(Task details) From first entry to last, give the listing again verbatim.

::: The input

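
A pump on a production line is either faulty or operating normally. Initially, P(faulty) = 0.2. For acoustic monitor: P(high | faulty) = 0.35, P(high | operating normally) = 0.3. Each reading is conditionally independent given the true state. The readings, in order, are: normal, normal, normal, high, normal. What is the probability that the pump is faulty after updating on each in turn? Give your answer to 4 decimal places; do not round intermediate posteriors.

After 'normal': P(faulty) = 0.65·0.2000 / (0.65·0.2000 + 0.7·0.8000) ≈ 0.1884
After 'normal': P(faulty) = 0.65·0.1884 / (0.65·0.1884 + 0.7·0.8116) ≈ 0.1773
After 'normal': P(faulty) = 0.65·0.1773 / (0.65·0.1773 + 0.7·0.8227) ≈ 0.1668
After 'high': P(faulty) = 0.35·0.1668 / (0.35·0.1668 + 0.3·0.8332) ≈ 0.1893
After 'normal': P(faulty) = 0.65·0.1893 / (0.65·0.1893 + 0.7·0.8107) ≈ 0.1782

0.1782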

::::::

(Exercise solution)
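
A pump on a production line is either faulty or operating normally. Initially, P(faulty) = 0.2. For acoustic monitor: P(high | faulty) = 0.35, P(high | operating normally) = 0.3. Each reading is conditionally independent given the true state. The readings, in order, are: normal, normal, normal, high, normal. What is the probability that the pump is faulty after updating on each in turn? Give your answer to 4 decimal places; do not round intermediate posteriors.

After 'normal': P(faulty) = 0.65·0.2000 / (0.65·0.2000 + 0.7·0.8000) ≈ 0.1884
After 'normal': P(faulty) = 0.65·0.1884 / (0.65·0.1884 + 0.7·0.8116) ≈ 0.1773
After 'normal': P(faulty) = 0.65·0.1773 / (0.65·0.1773 + 0.7·0.8227) ≈ 0.1668
After 'high': P(faulty) = 0.35·0.1668 / (0.35·0.1668 + 0.3·0.8332) ≈ 0.1893
After 'normal': P(faulty) = 0.65·0.1893 / (0.65·0.1893 + 0.7·0.8107) ≈ 0.1782

0.1782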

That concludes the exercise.